What is required: Each line of the data holding "transitions" should be found and copied.

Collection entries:
=-=-=

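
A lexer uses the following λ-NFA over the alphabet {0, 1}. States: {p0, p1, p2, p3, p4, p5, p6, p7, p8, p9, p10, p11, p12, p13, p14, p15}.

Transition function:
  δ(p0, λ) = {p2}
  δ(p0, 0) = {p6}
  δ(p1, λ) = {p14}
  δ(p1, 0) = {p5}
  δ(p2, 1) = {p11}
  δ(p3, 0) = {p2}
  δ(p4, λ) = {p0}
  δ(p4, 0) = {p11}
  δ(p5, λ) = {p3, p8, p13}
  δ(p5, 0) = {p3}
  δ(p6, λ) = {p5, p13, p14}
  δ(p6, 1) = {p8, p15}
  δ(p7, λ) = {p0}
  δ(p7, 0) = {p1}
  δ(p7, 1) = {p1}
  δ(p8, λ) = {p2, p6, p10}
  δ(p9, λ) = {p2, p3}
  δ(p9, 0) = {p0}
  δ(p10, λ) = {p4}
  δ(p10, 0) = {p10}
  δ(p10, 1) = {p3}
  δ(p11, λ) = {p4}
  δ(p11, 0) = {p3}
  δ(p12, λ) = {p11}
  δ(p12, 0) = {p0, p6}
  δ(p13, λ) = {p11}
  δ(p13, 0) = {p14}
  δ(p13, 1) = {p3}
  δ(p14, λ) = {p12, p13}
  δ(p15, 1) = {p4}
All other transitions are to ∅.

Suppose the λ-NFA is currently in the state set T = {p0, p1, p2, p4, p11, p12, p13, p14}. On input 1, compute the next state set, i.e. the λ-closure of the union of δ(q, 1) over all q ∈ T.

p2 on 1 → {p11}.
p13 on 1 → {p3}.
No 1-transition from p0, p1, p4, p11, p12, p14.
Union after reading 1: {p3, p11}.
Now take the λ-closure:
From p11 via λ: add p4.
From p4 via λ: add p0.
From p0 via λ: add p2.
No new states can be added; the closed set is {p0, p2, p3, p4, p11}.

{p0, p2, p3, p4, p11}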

=-=-=

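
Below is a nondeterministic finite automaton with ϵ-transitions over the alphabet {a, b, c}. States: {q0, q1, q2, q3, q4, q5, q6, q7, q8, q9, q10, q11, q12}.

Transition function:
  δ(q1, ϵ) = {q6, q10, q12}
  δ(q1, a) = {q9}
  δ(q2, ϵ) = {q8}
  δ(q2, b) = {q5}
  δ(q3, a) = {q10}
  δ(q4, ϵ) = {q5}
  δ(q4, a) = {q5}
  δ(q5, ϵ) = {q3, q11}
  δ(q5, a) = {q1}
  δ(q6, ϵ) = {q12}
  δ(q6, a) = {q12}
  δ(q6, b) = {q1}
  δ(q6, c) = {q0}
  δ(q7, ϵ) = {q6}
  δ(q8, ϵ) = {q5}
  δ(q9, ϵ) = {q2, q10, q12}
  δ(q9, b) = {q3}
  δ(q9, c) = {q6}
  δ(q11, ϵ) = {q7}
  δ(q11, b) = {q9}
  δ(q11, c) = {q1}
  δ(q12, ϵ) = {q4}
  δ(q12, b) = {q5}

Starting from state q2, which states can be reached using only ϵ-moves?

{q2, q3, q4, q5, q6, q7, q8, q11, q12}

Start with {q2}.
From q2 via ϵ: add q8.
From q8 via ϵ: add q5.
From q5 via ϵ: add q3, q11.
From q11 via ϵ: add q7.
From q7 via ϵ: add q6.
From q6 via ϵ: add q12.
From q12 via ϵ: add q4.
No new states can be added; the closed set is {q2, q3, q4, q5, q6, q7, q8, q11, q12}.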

=-=-=

Exercise response:
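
All other transitions are to ∅.
Below is a nondeterministic finite automaton with ϵ-transitions over the alphabet {a, b, c}. States: {q0, q1, q2, q3, q4, q5, q6, q7, q8, q9, q10, q11, q12}.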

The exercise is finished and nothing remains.